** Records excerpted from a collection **
====

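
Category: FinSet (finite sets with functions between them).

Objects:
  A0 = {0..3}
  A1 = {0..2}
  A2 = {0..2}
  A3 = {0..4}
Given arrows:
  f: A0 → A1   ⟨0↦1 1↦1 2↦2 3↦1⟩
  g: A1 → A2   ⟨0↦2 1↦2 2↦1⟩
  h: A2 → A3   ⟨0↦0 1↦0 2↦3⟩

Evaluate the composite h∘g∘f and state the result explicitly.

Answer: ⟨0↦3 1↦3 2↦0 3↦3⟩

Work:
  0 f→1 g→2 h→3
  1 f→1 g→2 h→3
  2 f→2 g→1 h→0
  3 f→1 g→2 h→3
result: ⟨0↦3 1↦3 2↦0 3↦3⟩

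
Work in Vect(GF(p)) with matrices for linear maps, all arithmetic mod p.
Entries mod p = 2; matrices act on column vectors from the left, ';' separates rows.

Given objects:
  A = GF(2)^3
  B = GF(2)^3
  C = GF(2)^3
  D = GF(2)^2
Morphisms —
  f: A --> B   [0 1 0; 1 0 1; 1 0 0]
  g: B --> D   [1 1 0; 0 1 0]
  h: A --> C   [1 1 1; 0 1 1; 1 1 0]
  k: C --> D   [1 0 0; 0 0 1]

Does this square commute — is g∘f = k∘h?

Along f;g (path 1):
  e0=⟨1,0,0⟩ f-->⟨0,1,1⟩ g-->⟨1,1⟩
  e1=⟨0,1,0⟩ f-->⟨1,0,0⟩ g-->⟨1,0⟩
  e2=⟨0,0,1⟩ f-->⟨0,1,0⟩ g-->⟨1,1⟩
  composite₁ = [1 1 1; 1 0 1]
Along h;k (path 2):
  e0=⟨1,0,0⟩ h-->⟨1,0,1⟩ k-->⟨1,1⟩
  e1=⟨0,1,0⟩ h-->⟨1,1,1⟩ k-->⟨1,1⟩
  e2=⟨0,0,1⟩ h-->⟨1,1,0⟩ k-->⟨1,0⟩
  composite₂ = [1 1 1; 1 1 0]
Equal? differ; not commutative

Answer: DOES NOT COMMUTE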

====

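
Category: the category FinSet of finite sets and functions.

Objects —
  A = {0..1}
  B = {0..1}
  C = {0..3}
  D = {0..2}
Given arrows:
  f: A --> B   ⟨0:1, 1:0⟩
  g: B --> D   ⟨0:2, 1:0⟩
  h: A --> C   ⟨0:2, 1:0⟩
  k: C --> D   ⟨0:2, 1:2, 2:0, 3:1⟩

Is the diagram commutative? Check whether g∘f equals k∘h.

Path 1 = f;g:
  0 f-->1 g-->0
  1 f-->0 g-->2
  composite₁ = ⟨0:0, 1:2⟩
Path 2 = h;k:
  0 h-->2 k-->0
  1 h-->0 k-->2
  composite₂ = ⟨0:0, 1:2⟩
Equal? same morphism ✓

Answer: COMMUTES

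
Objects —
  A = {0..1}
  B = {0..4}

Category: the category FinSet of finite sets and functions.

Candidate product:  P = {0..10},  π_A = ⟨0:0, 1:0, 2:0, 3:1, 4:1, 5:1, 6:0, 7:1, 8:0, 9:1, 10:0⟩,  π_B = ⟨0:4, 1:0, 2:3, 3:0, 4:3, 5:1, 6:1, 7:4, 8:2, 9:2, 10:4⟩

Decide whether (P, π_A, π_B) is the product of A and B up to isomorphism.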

====

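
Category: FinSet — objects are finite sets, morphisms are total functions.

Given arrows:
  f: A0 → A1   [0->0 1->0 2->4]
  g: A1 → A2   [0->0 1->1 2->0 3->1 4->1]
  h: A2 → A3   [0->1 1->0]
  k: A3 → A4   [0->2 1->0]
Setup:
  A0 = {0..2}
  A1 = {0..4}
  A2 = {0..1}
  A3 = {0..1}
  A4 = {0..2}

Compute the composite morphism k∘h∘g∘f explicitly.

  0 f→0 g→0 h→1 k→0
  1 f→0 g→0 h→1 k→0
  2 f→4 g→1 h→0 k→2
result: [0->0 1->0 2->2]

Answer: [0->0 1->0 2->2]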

====

** Work required **
Where does "FinSet" occur in the data? Copy each line that has it.

** Output below **
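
Category: FinSet (finite sets with functions between them).
Category: the category FinSet of finite sets and functions.
Category: the category FinSet of finite sets and functions.
Category: FinSet — objects are finite sets, morphisms are total functions.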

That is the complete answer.